> REQUIRED WORK: Identify all lines below that hold "range" and collect them.

> PROVIDED RECORDS:

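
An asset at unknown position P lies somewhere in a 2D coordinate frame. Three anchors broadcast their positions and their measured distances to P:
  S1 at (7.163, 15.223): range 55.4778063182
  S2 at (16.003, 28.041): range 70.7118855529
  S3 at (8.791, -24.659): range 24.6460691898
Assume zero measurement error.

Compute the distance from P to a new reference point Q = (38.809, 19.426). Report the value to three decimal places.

eq1: (x − 7.163)² + (y − 15.223)² = 55.4778063182²
eq2: (x − 16.003)² + (y − 28.041)² = 70.7118855529²
eq3: (x − 8.791)² + (y + 24.659)² = 24.6460691898²
eq2−eq3, eq2−eq1 (x²,y² cancel):
  -14.424·x − 105.400·y = 4035.696304
  -17.680·x − 25.636·y = 1163.038373
det = -14.424·-25.636 − -105.400·-17.680 = -1493.698336
x = (4035.696304·-25.636 − -105.400·1163.038373) / -1493.698336 = -12.803880
y = (-14.424·1163.038373 − 4035.696304·-17.680) / -1493.698336 = -36.537127
|P − Q| = √((-12.803880 − 38.809)² + (-36.537127 − 19.426)²) = 76.129895

76.130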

> COMPLETED EXERCISE:
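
  S1 at (7.163, 15.223): range 55.4778063182
  S2 at (16.003, 28.041): range 70.7118855529
  S3 at (8.791, -24.659): range 24.6460691898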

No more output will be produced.